* [Problem statement]: Among the records that follow, find the line with "itself. Compute c_61." and the line with "Let F(x) be". Set down those lines and all lines between them exactly, without adding anything.

* [Given records]:

*****

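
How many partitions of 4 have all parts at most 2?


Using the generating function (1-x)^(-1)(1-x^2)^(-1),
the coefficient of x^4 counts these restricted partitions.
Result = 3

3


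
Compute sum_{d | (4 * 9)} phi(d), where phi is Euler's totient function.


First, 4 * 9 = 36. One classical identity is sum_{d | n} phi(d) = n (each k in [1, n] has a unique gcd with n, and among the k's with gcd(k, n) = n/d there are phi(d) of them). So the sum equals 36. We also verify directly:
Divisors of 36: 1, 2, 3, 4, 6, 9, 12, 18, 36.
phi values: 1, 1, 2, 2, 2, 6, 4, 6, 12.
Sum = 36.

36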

*****

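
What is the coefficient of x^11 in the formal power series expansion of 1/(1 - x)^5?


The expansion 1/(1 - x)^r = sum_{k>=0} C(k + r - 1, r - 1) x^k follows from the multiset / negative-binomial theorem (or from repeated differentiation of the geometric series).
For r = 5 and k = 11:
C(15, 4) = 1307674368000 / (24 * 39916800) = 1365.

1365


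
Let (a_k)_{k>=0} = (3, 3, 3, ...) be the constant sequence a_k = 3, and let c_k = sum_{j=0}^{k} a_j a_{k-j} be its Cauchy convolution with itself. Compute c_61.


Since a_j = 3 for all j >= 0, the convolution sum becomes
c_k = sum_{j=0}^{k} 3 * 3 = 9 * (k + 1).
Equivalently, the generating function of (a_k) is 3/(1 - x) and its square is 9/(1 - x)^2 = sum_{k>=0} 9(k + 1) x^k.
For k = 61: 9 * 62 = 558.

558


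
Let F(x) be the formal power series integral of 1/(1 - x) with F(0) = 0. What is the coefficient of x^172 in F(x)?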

*****

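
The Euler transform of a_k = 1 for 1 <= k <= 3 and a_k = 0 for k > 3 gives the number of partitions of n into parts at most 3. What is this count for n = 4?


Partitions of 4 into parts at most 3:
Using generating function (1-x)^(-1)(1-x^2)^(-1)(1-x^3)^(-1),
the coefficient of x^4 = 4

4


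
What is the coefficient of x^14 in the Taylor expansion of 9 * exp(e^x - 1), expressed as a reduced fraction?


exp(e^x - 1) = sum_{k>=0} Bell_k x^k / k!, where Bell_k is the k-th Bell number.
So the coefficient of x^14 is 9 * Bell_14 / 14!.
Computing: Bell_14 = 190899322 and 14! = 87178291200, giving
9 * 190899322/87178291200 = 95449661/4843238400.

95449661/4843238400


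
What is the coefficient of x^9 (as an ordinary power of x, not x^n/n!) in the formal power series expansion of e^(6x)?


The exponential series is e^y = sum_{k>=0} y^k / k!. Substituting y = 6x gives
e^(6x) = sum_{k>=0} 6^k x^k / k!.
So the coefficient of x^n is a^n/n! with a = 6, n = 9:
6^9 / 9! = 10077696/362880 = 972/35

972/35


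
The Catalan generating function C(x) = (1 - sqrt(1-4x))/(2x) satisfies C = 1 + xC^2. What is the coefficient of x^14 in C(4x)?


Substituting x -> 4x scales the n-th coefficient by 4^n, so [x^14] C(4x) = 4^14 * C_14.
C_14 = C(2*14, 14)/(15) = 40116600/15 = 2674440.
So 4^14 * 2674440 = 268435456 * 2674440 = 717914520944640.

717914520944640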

*****

* [Response area]:
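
Let (a_k)_{k>=0} = (3, 3, 3, ...) be the constant sequence a_k = 3, and let c_k = sum_{j=0}^{k} a_j a_{k-j} be its Cauchy convolution with itself. Compute c_61.


Since a_j = 3 for all j >= 0, the convolution sum becomes
c_k = sum_{j=0}^{k} 3 * 3 = 9 * (k + 1).
Equivalently, the generating function of (a_k) is 3/(1 - x) and its square is 9/(1 - x)^2 = sum_{k>=0} 9(k + 1) x^k.
For k = 61: 9 * 62 = 558.

558


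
Let F(x) be the formal power series integral of 1/(1 - x) with F(0) = 0. What is the coefficient of x^172 in F(x)?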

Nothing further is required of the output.